* [EXERCISE GOAL]: Whatever lines the data contains, output all of them unchanged.

START DATA FOR THE TASK

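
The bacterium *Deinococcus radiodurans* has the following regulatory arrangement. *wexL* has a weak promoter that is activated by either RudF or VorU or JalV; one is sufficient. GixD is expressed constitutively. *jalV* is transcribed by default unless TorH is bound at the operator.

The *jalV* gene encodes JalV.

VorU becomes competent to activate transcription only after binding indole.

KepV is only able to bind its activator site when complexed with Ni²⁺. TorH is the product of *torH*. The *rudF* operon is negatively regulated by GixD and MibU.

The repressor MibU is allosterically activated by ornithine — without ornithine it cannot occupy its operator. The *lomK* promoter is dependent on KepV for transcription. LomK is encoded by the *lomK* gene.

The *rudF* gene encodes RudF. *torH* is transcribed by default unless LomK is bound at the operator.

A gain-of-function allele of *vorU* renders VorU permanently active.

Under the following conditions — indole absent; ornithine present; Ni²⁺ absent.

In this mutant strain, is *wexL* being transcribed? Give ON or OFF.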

END DATA FOR THE TASK

* [EXPECTED ANSWER]:
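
The bacterium *Deinococcus radiodurans* has the following regulatory arrangement. *wexL* has a weak promoter that is activated by either RudF or VorU or JalV; one is sufficient. GixD is expressed constitutively. *jalV* is transcribed by default unless TorH is bound at the operator.

The *jalV* gene encodes JalV.

VorU becomes competent to activate transcription only after binding indole.

KepV is only able to bind its activator site when complexed with Ni²⁺. TorH is the product of *torH*. The *rudF* operon is negatively regulated by GixD and MibU.

The repressor MibU is allosterically activated by ornithine — without ornithine it cannot occupy its operator. The *lomK* promoter is dependent on KepV for transcription. LomK is encoded by the *lomK* gene.

The *rudF* gene encodes RudF. *torH* is transcribed by default unless LomK is bound at the operator.

A gain-of-function allele of *vorU* renders VorU permanently active.

Under the following conditions — indole absent; ornithine present; Ni²⁺ absent.

In this mutant strain, is *wexL* being transcribed? Give ON or OFF.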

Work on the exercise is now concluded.